THE TASK:
Below are records. Copy every line with "consists" in it.

EXTRACTED MATERIAL:

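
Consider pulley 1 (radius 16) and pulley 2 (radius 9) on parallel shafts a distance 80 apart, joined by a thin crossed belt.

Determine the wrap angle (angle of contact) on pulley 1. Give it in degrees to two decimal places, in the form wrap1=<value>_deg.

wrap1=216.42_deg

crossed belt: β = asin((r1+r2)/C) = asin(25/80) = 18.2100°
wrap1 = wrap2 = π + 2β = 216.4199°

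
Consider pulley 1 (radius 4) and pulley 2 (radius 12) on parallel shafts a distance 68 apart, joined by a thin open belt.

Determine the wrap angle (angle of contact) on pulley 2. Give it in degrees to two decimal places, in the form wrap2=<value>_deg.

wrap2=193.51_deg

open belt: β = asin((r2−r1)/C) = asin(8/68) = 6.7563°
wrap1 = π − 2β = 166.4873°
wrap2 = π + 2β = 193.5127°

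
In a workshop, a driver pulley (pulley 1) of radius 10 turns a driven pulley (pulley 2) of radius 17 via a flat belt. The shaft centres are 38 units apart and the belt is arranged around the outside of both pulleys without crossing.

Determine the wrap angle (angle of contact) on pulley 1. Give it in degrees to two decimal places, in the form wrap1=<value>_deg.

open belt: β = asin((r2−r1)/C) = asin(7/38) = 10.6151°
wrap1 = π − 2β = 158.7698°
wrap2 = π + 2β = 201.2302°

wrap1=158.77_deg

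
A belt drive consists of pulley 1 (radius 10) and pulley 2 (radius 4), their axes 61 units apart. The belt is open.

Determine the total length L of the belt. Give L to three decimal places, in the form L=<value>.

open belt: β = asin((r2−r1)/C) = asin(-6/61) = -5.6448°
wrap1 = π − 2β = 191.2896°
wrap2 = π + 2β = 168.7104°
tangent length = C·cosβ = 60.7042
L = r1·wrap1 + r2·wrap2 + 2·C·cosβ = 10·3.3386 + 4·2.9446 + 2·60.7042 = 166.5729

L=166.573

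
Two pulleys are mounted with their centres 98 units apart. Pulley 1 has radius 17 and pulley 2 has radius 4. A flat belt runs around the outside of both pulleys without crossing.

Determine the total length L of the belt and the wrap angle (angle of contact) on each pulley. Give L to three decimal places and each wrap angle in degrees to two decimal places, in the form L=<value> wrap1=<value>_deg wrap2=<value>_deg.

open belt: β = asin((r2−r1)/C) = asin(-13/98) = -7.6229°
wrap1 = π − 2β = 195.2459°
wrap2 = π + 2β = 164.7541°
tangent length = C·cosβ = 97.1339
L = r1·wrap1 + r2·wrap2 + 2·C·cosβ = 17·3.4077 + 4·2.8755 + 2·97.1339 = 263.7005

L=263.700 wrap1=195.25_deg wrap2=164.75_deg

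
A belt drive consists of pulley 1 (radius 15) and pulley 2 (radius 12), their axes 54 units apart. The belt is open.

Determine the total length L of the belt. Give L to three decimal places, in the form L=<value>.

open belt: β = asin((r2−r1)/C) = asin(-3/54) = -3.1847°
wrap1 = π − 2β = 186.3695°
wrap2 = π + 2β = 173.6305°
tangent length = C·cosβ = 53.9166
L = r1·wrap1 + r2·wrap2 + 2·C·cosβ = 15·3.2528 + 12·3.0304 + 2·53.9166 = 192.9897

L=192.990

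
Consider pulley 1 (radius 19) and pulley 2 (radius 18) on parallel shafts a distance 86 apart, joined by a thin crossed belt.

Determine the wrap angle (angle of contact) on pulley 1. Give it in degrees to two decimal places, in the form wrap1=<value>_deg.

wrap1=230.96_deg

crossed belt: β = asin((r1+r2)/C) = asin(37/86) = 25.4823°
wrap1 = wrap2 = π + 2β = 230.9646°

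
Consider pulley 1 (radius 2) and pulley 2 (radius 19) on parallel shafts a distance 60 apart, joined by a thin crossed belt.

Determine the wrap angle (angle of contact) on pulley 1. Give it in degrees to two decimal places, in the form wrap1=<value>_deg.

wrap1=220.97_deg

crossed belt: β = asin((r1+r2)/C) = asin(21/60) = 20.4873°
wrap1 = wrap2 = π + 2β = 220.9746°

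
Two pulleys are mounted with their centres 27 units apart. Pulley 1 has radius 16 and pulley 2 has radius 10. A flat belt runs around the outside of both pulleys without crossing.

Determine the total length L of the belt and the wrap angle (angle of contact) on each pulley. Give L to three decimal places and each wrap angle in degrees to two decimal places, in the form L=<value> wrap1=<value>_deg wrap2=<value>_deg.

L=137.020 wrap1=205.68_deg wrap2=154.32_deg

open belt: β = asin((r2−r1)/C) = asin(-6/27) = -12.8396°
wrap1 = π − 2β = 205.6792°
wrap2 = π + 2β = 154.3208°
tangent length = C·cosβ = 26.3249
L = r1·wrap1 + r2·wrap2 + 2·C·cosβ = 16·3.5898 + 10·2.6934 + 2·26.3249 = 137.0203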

EXERCISE SOLUTION:
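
A belt drive consists of pulley 1 (radius 10) and pulley 2 (radius 4), their axes 61 units apart. The belt is open.
A belt drive consists of pulley 1 (radius 15) and pulley 2 (radius 12), their axes 54 units apart. The belt is open.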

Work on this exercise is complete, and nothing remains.